**What you will do:**
Repeat the listing below word for word, stopping after the line that contains "- caring for".

**Given entries:**
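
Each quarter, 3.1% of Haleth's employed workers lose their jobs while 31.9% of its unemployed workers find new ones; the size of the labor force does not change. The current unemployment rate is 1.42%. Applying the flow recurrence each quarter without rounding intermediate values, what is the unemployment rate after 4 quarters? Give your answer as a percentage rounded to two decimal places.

Unemployment rate after four quarters ≈ 7.53%.

With a fixed labor force, u_{t+1} = u_t + s·(1−u_t) − f·u_t = u_t·(1−s−f) + s.
Here 1−s−f = 0.650 and s = 0.031.
u_1 = 0.014200 × 0.650 + 0.031 = 0.040230.
u_2 = 0.040230 × 0.650 + 0.031 = 0.057150.
u_3 = 0.057150 × 0.650 + 0.031 = 0.068147.
u_4 = 0.068147 × 0.650 + 0.031 = 0.075296.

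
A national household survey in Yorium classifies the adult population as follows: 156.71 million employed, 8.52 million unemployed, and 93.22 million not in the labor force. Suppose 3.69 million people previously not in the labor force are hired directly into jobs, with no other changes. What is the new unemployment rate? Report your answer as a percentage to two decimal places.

Initially, labor force = 156.71 + 8.52 = 165.23 million, so u = 8.52/165.23 = 5.16%.
After the change, employed and labor force both rise by 3.69; unemployed unchanged → E = 160.40, U = 8.52, labor force = 168.92 million.
New unemployment rate = 8.52 / 168.92 = 5.04%.

New unemployment rate ≈ 5.04%.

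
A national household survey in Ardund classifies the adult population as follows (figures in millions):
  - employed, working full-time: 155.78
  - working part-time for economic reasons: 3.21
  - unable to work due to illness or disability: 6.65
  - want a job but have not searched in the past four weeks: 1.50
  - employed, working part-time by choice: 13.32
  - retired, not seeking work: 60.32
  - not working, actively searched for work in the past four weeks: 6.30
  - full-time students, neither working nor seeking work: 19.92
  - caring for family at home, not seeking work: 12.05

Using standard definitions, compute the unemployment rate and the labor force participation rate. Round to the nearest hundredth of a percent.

Unemployment rate ≈ 3.53%; labor force participation rate ≈ 64.01%.

Employed = 155.78 + 3.21 + 13.32 = 172.31 million (anyone who worked, including part-time for economic reasons, counts as employed).
Unemployed = 6.30 million.
Labor force = 172.31 + 6.30 = 178.61 million.
Not in labor force = 6.65 + 1.50 + 60.32 + 19.92 + 12.05 = 100.44 million (those not working and not actively searching are outside the labor force — including those who want a job but have given up searching).
Civilian working-age population = 178.61 + 100.44 = 279.05 million.
Unemployment rate = 6.30 / 178.61 = 3.53%.
Labor force participation rate = 178.61 / 279.05 = 64.01%.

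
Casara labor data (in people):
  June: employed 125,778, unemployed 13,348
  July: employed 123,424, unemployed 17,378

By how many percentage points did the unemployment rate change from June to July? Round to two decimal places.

The unemployment rate changed by +2.75 percentage points.

June: labor force = 125,778 + 13,348 = 139,126; u = 13,348/139,126 = 9.59%.
July: labor force = 123,424 + 17,378 = 140,802; u = 17,378/140,802 = 12.34%.
Change = 12.34% − 9.59% = +2.75 pp.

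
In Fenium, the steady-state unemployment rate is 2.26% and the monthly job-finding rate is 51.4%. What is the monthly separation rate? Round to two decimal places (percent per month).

Separation rate ≈ 1.19% per month.

From u* = s/(s+f): s = u·f/(1−u).
s = 0.0226 × 51.4 / (1 − 0.0226) = 1.1616 / 0.9774 ≈ 1.19% per month.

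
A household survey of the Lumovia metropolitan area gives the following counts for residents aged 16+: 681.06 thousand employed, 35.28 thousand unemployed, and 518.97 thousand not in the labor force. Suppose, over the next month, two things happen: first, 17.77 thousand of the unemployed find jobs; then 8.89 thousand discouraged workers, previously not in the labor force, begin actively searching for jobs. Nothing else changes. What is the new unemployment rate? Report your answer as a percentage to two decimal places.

Initially, labor force = 681.06 + 35.28 = 716.34 thousand, so u = 35.28/716.34 = 4.93%.
After the first change, unemployed falls and employed rises by 17.77; labor force unchanged → E = 698.83, U = 17.51, labor force = 716.34 thousand.
After the second change, unemployed and labor force both rise by 8.89 → E = 698.83, U = 26.40, labor force = 725.23 thousand.
New unemployment rate = 26.40 / 725.23 = 3.64%.

New unemployment rate ≈ 3.64%.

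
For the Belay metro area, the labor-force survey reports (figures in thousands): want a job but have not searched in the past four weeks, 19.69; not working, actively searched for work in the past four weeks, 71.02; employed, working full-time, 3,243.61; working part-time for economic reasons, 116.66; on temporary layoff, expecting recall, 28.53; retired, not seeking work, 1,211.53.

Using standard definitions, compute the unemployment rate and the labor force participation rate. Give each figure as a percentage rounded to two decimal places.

Unemployment rate ≈ 2.88%; labor force participation rate ≈ 73.75%.

Employed = 3,243.61 + 116.66 = 3,360.27 thousand (anyone who worked, including part-time for economic reasons, counts as employed).
Unemployed = 71.02 + 28.53 = 99.55 thousand (jobless and actively searching, or on temporary layoff).
Labor force = 3,360.27 + 99.55 = 3,459.82 thousand.
Not in labor force = 19.69 + 1,211.53 = 1,231.22 thousand (those not working and not actively searching are outside the labor force — including those who want a job but have given up searching).
Civilian working-age population = 3,459.82 + 1,231.22 = 4,691.04 thousand.
Unemployment rate = 99.55 / 3,459.82 = 2.88%.
Labor force participation rate = 3,459.82 / 4,691.04 = 73.75%.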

**Exercise result:**
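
Each quarter, 3.1% of Haleth's employed workers lose their jobs while 31.9% of its unemployed workers find new ones; the size of the labor force does not change. The current unemployment rate is 1.42%. Applying the flow recurrence each quarter without rounding intermediate values, what is the unemployment rate after 4 quarters? Give your answer as a percentage rounded to two decimal places.

Unemployment rate after four quarters ≈ 7.53%.

With a fixed labor force, u_{t+1} = u_t + s·(1−u_t) − f·u_t = u_t·(1−s−f) + s.
Here 1−s−f = 0.650 and s = 0.031.
u_1 = 0.014200 × 0.650 + 0.031 = 0.040230.
u_2 = 0.040230 × 0.650 + 0.031 = 0.057150.
u_3 = 0.057150 × 0.650 + 0.031 = 0.068147.
u_4 = 0.068147 × 0.650 + 0.031 = 0.075296.

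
A national household survey in Yorium classifies the adult population as follows: 156.71 million employed, 8.52 million unemployed, and 93.22 million not in the labor force. Suppose 3.69 million people previously not in the labor force are hired directly into jobs, with no other changes. What is the new unemployment rate? Report your answer as a percentage to two decimal places.

Initially, labor force = 156.71 + 8.52 = 165.23 million, so u = 8.52/165.23 = 5.16%.
After the change, employed and labor force both rise by 3.69; unemployed unchanged → E = 160.40, U = 8.52, labor force = 168.92 million.
New unemployment rate = 8.52 / 168.92 = 5.04%.

New unemployment rate ≈ 5.04%.

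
A national household survey in Ardund classifies the adult population as follows (figures in millions):
  - employed, working full-time: 155.78
  - working part-time for economic reasons: 3.21
  - unable to work due to illness or disability: 6.65
  - want a job but have not searched in the past four weeks: 1.50
  - employed, working part-time by choice: 13.32
  - retired, not seeking work: 60.32
  - not working, actively searched for work in the past four weeks: 6.30
  - full-time students, neither working nor seeking work: 19.92
  - caring for family at home, not seeking work: 12.05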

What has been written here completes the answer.